**PROBLEM DESCRIPTION:**
Could you copy each line of the listing below that has the word "game"?

**DATA TO PROCESS:**
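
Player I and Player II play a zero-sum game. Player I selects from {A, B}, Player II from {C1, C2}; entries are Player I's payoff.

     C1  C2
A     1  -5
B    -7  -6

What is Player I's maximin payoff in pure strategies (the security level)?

Row minima: A → -5, B → -7.
The best of these is -5.

-5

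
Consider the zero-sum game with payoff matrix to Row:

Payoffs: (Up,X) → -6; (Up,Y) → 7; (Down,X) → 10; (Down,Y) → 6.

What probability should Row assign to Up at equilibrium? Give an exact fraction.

Row minima: Up → -6, Down → 6; maximin = 6.
Column maxima: X → 10, Y → 7; minimax = 7.
6 ≠ 7, so there is no saddle point; optimal play is mixed.
Let Row play Up with probability p. Expected payoff against X: (-6)p + 10(1−p) = −16p + 10; against Y: 7p + 6(1−p) = p + 6.
Setting these equal: −16p + 10 = p + 6 ⇒ −17p = -4 ⇒ p = 4/17, and the value is (-16)·(4/17) + 10 = 106/17.
For Column: with q = P(X), equating Up's and Down's payoffs gives −13q + 7 = 4q + 6 ⇒ q = 1/17.

4/17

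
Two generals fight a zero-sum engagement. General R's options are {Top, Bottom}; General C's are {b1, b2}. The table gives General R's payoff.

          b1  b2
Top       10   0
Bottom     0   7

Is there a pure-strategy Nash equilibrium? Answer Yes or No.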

**WRITTEN RESPONSE:**
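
Player I and Player II play a zero-sum game. Player I selects from {A, B}, Player II from {C1, C2}; entries are Player I's payoff.
Consider the zero-sum game with payoff matrix to Row: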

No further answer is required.